[[ RECORDS FOR THIS TASK, beginning ]]
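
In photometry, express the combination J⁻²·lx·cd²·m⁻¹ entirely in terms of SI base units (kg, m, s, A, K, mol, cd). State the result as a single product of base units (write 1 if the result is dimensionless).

kg⁻²·m⁻⁷·s⁴·cd³

J = kg·m²·s⁻².
So J⁻² = kg⁻²·m⁻⁴·s⁴.
lx = m⁻²·cd.
Combining: J⁻²·lx·cd²·m⁻¹ = (kg⁻²·m⁻⁴·s⁴) · (m⁻²·cd) · cd² · m⁻¹ = kg⁻²·m⁻⁷·s⁴·cd³.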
[[ RECORDS FOR THIS TASK, end ]]
WHAT IS EXPECTED:
Print out the complete data above, character for character.

TASK SOLUTION:
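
In photometry, express the combination J⁻²·lx·cd²·m⁻¹ entirely in terms of SI base units (kg, m, s, A, K, mol, cd). State the result as a single product of base units (write 1 if the result is dimensionless).

kg⁻²·m⁻⁷·s⁴·cd³

J = kg·m²·s⁻².
So J⁻² = kg⁻²·m⁻⁴·s⁴.
lx = m⁻²·cd.
Combining: J⁻²·lx·cd²·m⁻¹ = (kg⁻²·m⁻⁴·s⁴) · (m⁻²·cd) · cd² · m⁻¹ = kg⁻²·m⁻⁷·s⁴·cd³.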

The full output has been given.